* [WORK REQUEST] Return the records in full, exactly as given.

* [RECORD EXTRACTS]
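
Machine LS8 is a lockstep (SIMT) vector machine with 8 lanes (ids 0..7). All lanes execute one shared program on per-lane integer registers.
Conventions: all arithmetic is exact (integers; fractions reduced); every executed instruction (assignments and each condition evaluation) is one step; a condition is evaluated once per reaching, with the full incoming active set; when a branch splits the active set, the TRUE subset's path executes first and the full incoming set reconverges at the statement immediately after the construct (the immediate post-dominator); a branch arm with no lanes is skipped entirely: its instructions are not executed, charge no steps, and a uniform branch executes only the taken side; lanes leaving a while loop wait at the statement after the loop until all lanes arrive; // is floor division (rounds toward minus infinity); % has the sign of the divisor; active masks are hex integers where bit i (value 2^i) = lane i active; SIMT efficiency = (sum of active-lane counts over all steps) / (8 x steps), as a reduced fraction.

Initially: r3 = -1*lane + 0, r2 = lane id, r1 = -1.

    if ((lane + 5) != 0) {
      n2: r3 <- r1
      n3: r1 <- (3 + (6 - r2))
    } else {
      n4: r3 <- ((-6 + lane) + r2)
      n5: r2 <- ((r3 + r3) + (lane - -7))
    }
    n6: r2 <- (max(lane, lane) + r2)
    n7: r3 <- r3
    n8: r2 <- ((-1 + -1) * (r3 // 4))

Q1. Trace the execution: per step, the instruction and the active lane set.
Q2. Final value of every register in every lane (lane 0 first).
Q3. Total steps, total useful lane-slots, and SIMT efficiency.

step 0: eval ((lane + 5) != 0)       0xff
step 1: r3 <- r1                     0xff
step 2: r1 <- (3 + (6 - r2))         0xff
step 3: r2 <- (max(lane, lane) + r2) 0xff
step 4: r3 <- r3                     0xff
step 5: r2 <- ((-1 + -1) * (r3 // 4)) 0xff

Answer: 6 steps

r3: -1,-1,-1,-1,-1,-1,-1,-1
r2: 2,2,2,2,2,2,2,2
r1: 9,8,7,6,5,4,3,2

steps = 6; useful = 48; efficiency = 48/48 = 1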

* [SOLVED PROBLEM]
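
Machine LS8 is a lockstep (SIMT) vector machine with 8 lanes (ids 0..7). All lanes execute one shared program on per-lane integer registers.
Conventions: all arithmetic is exact (integers; fractions reduced); every executed instruction (assignments and each condition evaluation) is one step; a condition is evaluated once per reaching, with the full incoming active set; when a branch splits the active set, the TRUE subset's path executes first and the full incoming set reconverges at the statement immediately after the construct (the immediate post-dominator); a branch arm with no lanes is skipped entirely: its instructions are not executed, charge no steps, and a uniform branch executes only the taken side; lanes leaving a while loop wait at the statement after the loop until all lanes arrive; // is floor division (rounds toward minus infinity); % has the sign of the divisor; active masks are hex integers where bit i (value 2^i) = lane i active; SIMT efficiency = (sum of active-lane counts over all steps) / (8 x steps), as a reduced fraction.

Initially: r3 = -1*lane + 0, r2 = lane id, r1 = -1.

    if ((lane + 5) != 0) {
      n2: r3 <- r1
      n3: r1 <- (3 + (6 - r2))
    } else {
      n4: r3 <- ((-6 + lane) + r2)
      n5: r2 <- ((r3 + r3) + (lane - -7))
    }
    n6: r2 <- (max(lane, lane) + r2)
    n7: r3 <- r3
    n8: r2 <- ((-1 + -1) * (r3 // 4))

Q1. Trace the execution: per step, the instruction and the active lane set.
Q2. Final value of every register in every lane (lane 0 first).
Q3. Total steps, total useful lane-slots, and SIMT efficiency.

step 0: eval ((lane + 5) != 0)       0xff
step 1: r3 <- r1                     0xff
step 2: r1 <- (3 + (6 - r2))         0xff
step 3: r2 <- (max(lane, lane) + r2) 0xff
step 4: r3 <- r3                     0xff
step 5: r2 <- ((-1 + -1) * (r3 // 4)) 0xff

Answer: 6 steps

r3: -1,-1,-1,-1,-1,-1,-1,-1
r2: 2,2,2,2,2,2,2,2
r1: 9,8,7,6,5,4,3,2

steps = 6; useful = 48; efficiency = 48/48 = 1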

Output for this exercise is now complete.